== Provided information ==

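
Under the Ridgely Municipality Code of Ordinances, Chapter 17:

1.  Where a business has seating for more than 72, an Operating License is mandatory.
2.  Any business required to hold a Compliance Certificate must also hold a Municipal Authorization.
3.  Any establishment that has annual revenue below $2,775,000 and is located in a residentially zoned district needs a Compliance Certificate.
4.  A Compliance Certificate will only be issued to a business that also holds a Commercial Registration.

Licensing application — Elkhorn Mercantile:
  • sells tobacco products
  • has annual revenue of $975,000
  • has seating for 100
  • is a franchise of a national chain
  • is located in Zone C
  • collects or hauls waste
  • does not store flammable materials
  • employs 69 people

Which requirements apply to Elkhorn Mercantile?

1. seating 100 > 72 → Operating License required.
2. Compliance Certificate is not required → no effect.
3. revenue $975,000 < $2,775,000; is located in Zone C (not: is located in a residentially zoned district) → Compliance Certificate not required.
4. Compliance Certificate is not required → no effect.

Operating License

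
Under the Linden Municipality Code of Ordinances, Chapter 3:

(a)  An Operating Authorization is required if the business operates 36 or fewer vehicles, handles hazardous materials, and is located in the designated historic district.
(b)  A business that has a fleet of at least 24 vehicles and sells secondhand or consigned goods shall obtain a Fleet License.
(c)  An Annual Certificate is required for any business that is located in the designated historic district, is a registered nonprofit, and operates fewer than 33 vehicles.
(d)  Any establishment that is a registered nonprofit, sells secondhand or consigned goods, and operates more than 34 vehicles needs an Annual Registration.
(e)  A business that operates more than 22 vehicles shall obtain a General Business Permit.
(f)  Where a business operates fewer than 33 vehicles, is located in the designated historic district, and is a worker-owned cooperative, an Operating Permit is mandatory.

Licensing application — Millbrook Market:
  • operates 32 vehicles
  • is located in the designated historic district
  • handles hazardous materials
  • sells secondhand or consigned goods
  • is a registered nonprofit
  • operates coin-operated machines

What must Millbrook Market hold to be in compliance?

Annual Certificate, Fleet License, General Business Permit, Operating Authorization

(a) vehicles 32 ≤ 36; handles hazardous materials; is located in the designated historic district → Operating Authorization required.
(b) vehicles 32 ≥ 24; sells secondhand or consigned goods → Fleet License required.
(c) is located in the designated historic district; is a registered nonprofit; vehicles 32 < 33 → Annual Certificate required.
(d) is a registered nonprofit; sells secondhand or consigned goods; vehicles 32 ≤ 34 → Annual Registration not required.
(e) vehicles 32 > 22 → General Business Permit required.
(f) vehicles 32 < 33; is located in the designated historic district; is a registered nonprofit (not: is a worker-owned cooperative) → Operating Permit not required.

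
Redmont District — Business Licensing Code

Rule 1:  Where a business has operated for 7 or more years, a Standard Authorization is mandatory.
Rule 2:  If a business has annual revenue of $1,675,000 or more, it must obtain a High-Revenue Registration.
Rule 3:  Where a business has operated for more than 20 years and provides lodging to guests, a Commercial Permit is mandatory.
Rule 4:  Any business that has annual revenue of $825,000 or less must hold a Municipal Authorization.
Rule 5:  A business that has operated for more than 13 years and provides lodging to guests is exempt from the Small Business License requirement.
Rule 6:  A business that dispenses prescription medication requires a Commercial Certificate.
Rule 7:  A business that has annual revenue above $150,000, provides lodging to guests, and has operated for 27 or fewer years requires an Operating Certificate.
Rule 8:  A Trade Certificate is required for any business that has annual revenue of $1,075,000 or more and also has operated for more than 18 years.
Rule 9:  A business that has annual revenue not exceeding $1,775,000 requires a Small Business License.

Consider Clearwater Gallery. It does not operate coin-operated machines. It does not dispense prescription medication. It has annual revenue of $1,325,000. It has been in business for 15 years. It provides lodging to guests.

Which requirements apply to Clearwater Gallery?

Rule 1: years in business 15 ≥ 7 → Standard Authorization required.
Rule 2: revenue $1,325,000 < $1,675,000 → High-Revenue Registration not required.
Rule 3: years in business 15 ≤ 20; provides lodging to guests → Commercial Permit not required.
Rule 4: revenue $1,325,000 > $825,000 → Municipal Authorization not required.
Rule 5: years in business 15 > 13; provides lodging to guests → exempt from Small Business License.
Rule 6: does not dispense prescription medication → Commercial Certificate not required.
Rule 7: revenue $1,325,000 > $150,000; provides lodging to guests; years in business 15 ≤ 27 → Operating Certificate required.
Rule 8: revenue $1,325,000 ≥ $1,075,000; years in business 15 ≤ 18 → Trade Certificate not required.
Rule 9: revenue $1,325,000 ≤ $1,775,000 → Small Business License required.

Operating Certificate, Standard Authorization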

== Your instructions ==
The material must be repeated in full, with every line exact.

== Output for this task ==
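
Under the Ridgely Municipality Code of Ordinances, Chapter 17:

1.  Where a business has seating for more than 72, an Operating License is mandatory.
2.  Any business required to hold a Compliance Certificate must also hold a Municipal Authorization.
3.  Any establishment that has annual revenue below $2,775,000 and is located in a residentially zoned district needs a Compliance Certificate.
4.  A Compliance Certificate will only be issued to a business that also holds a Commercial Registration.

Licensing application — Elkhorn Mercantile:
  • sells tobacco products
  • has annual revenue of $975,000
  • has seating for 100
  • is a franchise of a national chain
  • is located in Zone C
  • collects or hauls waste
  • does not store flammable materials
  • employs 69 people

Which requirements apply to Elkhorn Mercantile?

1. seating 100 > 72 → Operating License required.
2. Compliance Certificate is not required → no effect.
3. revenue $975,000 < $2,775,000; is located in Zone C (not: is located in a residentially zoned district) → Compliance Certificate not required.
4. Compliance Certificate is not required → no effect.

Operating License

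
Under the Linden Municipality Code of Ordinances, Chapter 3:

(a)  An Operating Authorization is required if the business operates 36 or fewer vehicles, handles hazardous materials, and is located in the designated historic district.
(b)  A business that has a fleet of at least 24 vehicles and sells secondhand or consigned goods shall obtain a Fleet License.
(c)  An Annual Certificate is required for any business that is located in the designated historic district, is a registered nonprofit, and operates fewer than 33 vehicles.
(d)  Any establishment that is a registered nonprofit, sells secondhand or consigned goods, and operates more than 34 vehicles needs an Annual Registration.
(e)  A business that operates more than 22 vehicles shall obtain a General Business Permit.
(f)  Where a business operates fewer than 33 vehicles, is located in the designated historic district, and is a worker-owned cooperative, an Operating Permit is mandatory.

Licensing application — Millbrook Market:
  • operates 32 vehicles
  • is located in the designated historic district
  • handles hazardous materials
  • sells secondhand or consigned goods
  • is a registered nonprofit
  • operates coin-operated machines

What must Millbrook Market hold to be in compliance?

Annual Certificate, Fleet License, General Business Permit, Operating Authorization

(a) vehicles 32 ≤ 36; handles hazardous materials; is located in the designated historic district → Operating Authorization required.
(b) vehicles 32 ≥ 24; sells secondhand or consigned goods → Fleet License required.
(c) is located in the designated historic district; is a registered nonprofit; vehicles 32 < 33 → Annual Certificate required.
(d) is a registered nonprofit; sells secondhand or consigned goods; vehicles 32 ≤ 34 → Annual Registration not required.
(e) vehicles 32 > 22 → General Business Permit required.
(f) vehicles 32 < 33; is located in the designated historic district; is a registered nonprofit (not: is a worker-owned cooperative) → Operating Permit not required.

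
Redmont District — Business Licensing Code

Rule 1:  Where a business has operated for 7 or more years, a Standard Authorization is mandatory.
Rule 2:  If a business has annual revenue of $1,675,000 or more, it must obtain a High-Revenue Registration.
Rule 3:  Where a business has operated for more than 20 years and provides lodging to guests, a Commercial Permit is mandatory.
Rule 4:  Any business that has annual revenue of $825,000 or less must hold a Municipal Authorization.
Rule 5:  A business that has operated for more than 13 years and provides lodging to guests is exempt from the Small Business License requirement.
Rule 6:  A business that dispenses prescription medication requires a Commercial Certificate.
Rule 7:  A business that has annual revenue above $150,000, provides lodging to guests, and has operated for 27 or fewer years requires an Operating Certificate.
Rule 8:  A Trade Certificate is required for any business that has annual revenue of $1,075,000 or more and also has operated for more than 18 years.
Rule 9:  A business that has annual revenue not exceeding $1,775,000 requires a Small Business License.

Consider Clearwater Gallery. It does not operate coin-operated machines. It does not dispense prescription medication. It has annual revenue of $1,325,000. It has been in business for 15 years. It provides lodging to guests.

Which requirements apply to Clearwater Gallery?

Rule 1: years in business 15 ≥ 7 → Standard Authorization required.
Rule 2: revenue $1,325,000 < $1,675,000 → High-Revenue Registration not required.
Rule 3: years in business 15 ≤ 20; provides lodging to guests → Commercial Permit not required.
Rule 4: revenue $1,325,000 > $825,000 → Municipal Authorization not required.
Rule 5: years in business 15 > 13; provides lodging to guests → exempt from Small Business License.
Rule 6: does not dispense prescription medication → Commercial Certificate not required.
Rule 7: revenue $1,325,000 > $150,000; provides lodging to guests; years in business 15 ≤ 27 → Operating Certificate required.
Rule 8: revenue $1,325,000 ≥ $1,075,000; years in business 15 ≤ 18 → Trade Certificate not required.
Rule 9: revenue $1,325,000 ≤ $1,775,000 → Small Business License required.

Operating Certificate, Standard Authorization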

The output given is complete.